### WORK INSTRUCTION
Please output the data exactly, without omitting anything.

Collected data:
* * * * *
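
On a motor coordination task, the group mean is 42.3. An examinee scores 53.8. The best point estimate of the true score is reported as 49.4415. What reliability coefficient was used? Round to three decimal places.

0.621

T̂ = ρX + (1 − ρ)μ  ⇒  T̂ − μ = ρ(X − μ)
ρ = (T̂ − μ)/(X − μ) = (49.4415 − 42.3) / (53.8 − 42.3) = 7.1415 / 11.5 = 0.62100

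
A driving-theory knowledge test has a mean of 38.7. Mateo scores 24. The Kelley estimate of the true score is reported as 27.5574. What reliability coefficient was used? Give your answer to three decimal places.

0.758

T̂ = ρX + (1 − ρ)μ  ⇒  T̂ − μ = ρ(X − μ)
ρ = (T̂ − μ)/(X − μ) = (27.5574 − 38.7) / (24 − 38.7) = -11.1426 / -14.7 = 0.75800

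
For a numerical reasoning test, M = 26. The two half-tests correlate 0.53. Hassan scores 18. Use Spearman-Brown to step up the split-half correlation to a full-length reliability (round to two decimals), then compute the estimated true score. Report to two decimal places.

Spearman-Brown: ρ = 2r/(1 + r) = 2(0.53)/(1 + 0.53) = 1.060/1.53 = 0.6928 → 0.69
Kelley's formula gives T̂ = 0.69·18 + 0.31·26 = 12.42 + 8.06 = 20.480.

20.48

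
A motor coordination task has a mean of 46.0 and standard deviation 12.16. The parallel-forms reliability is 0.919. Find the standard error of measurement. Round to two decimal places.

3.46

SEM = SD · √(1 − ρ) = 12.16 × √0.081 = 12.16 × 0.2846 = 3.461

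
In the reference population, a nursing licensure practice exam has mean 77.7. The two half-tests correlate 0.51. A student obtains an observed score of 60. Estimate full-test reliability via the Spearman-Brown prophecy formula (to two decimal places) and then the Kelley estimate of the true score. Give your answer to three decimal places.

65.664

Spearman-Brown: ρ = 2r/(1 + r) = 2(0.51)/(1 + 0.51) = 1.020/1.51 = 0.6755 → 0.68
T̂ = 0.68(60) + 0.32(77.7) = 40.80 + 24.864 = 65.6640 → 65.664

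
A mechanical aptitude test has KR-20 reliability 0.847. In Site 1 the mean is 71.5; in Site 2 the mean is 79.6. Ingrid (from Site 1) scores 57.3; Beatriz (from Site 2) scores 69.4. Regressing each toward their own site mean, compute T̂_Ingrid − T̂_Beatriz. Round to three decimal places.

T̂_Ingrid = 0.847(57.3) + 0.153(71.5) = 59.47260
T̂_Beatriz = 0.847(69.4) + 0.153(79.6) = 70.96060
Difference = 59.47260 − 70.96060 = -11.48800

-11.488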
* * * * *
### THE ANSWER
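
On a motor coordination task, the group mean is 42.3. An examinee scores 53.8. The best point estimate of the true score is reported as 49.4415. What reliability coefficient was used? Round to three decimal places.

0.621

T̂ = ρX + (1 − ρ)μ  ⇒  T̂ − μ = ρ(X − μ)
ρ = (T̂ − μ)/(X − μ) = (49.4415 − 42.3) / (53.8 − 42.3) = 7.1415 / 11.5 = 0.62100

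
A driving-theory knowledge test has a mean of 38.7. Mateo scores 24. The Kelley estimate of the true score is reported as 27.5574. What reliability coefficient was used? Give your answer to three decimal places.

0.758

T̂ = ρX + (1 − ρ)μ  ⇒  T̂ − μ = ρ(X − μ)
ρ = (T̂ − μ)/(X − μ) = (27.5574 − 38.7) / (24 − 38.7) = -11.1426 / -14.7 = 0.75800

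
For a numerical reasoning test, M = 26. The two half-tests correlate 0.53. Hassan scores 18. Use Spearman-Brown to step up the split-half correlation to a full-length reliability (round to two decimals), then compute the estimated true score. Report to two decimal places.

Spearman-Brown: ρ = 2r/(1 + r) = 2(0.53)/(1 + 0.53) = 1.060/1.53 = 0.6928 → 0.69
Kelley's formula gives T̂ = 0.69·18 + 0.31·26 = 12.42 + 8.06 = 20.480.

20.48

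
A motor coordination task has a mean of 46.0 and standard deviation 12.16. The parallel-forms reliability is 0.919. Find the standard error of measurement. Round to two decimal places.

3.46

SEM = SD · √(1 − ρ) = 12.16 × √0.081 = 12.16 × 0.2846 = 3.461

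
In the reference population, a nursing licensure practice exam has mean 77.7. The two half-tests correlate 0.51. A student obtains an observed score of 60. Estimate full-test reliability via the Spearman-Brown prophecy formula (to two decimal places) and then the Kelley estimate of the true score. Give your answer to three decimal places.

65.664

Spearman-Brown: ρ = 2r/(1 + r) = 2(0.51)/(1 + 0.51) = 1.020/1.51 = 0.6755 → 0.68
T̂ = 0.68(60) + 0.32(77.7) = 40.80 + 24.864 = 65.6640 → 65.664

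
A mechanical aptitude test has KR-20 reliability 0.847. In Site 1 the mean is 71.5; in Site 2 the mean is 79.6. Ingrid (from Site 1) scores 57.3; Beatriz (from Site 2) scores 69.4. Regressing each toward their own site mean, compute T̂_Ingrid − T̂_Beatriz. Round to three decimal places.

T̂_Ingrid = 0.847(57.3) + 0.153(71.5) = 59.47260
T̂_Beatriz = 0.847(69.4) + 0.153(79.6) = 70.96060
Difference = 59.47260 − 70.96060 = -11.48800

-11.488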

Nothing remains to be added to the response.